Dataset content section start

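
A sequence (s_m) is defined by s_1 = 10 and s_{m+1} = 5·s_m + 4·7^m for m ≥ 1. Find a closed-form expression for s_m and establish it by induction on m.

Computing the first terms: s_1 = 10, s_2 = 78, s_3 = 586. This suggests s_m = -4·5^(m - 1) + 2·7^m.
When m = 1: the formula gives 10 = 10 = s_1.
Inductive step: assume the claim holds for m = r, so s_r = -4·5^(r - 1) + 2·7^r.
Then s_{r+1} = 5·s_r + 4·7^r = 5·(-4·5^(r - 1) + 2·7^r) + 4·7^r = -4·5^r + 2·7^(r + 1) = -4·5^((r+1) - 1) + 2·7^(r+1),
which is the claimed formula at m = r+1.
By induction, the statement is established for all m ≥ 1.

s_m = -4·5^(m - 1) + 2·7^m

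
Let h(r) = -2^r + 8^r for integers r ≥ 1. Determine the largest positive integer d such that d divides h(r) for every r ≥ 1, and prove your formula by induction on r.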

Dataset content section end

◆ Task ◆
Leaving no line out, return the data above verbatim.

◆ Task solution ◆
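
A sequence (s_m) is defined by s_1 = 10 and s_{m+1} = 5·s_m + 4·7^m for m ≥ 1. Find a closed-form expression for s_m and establish it by induction on m.

Computing the first terms: s_1 = 10, s_2 = 78, s_3 = 586. This suggests s_m = -4·5^(m - 1) + 2·7^m.
When m = 1: the formula gives 10 = 10 = s_1.
Inductive step: assume the claim holds for m = r, so s_r = -4·5^(r - 1) + 2·7^r.
Then s_{r+1} = 5·s_r + 4·7^r = 5·(-4·5^(r - 1) + 2·7^r) + 4·7^r = -4·5^r + 2·7^(r + 1) = -4·5^((r+1) - 1) + 2·7^(r+1),
which is the claimed formula at m = r+1.
By induction, the statement is established for all m ≥ 1.

s_m = -4·5^(m - 1) + 2·7^m

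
Let h(r) = -2^r + 8^r for integers r ≥ 1. Determine the largest positive integer d such that d divides h(r) for every r ≥ 1, and prove your formula by induction on r.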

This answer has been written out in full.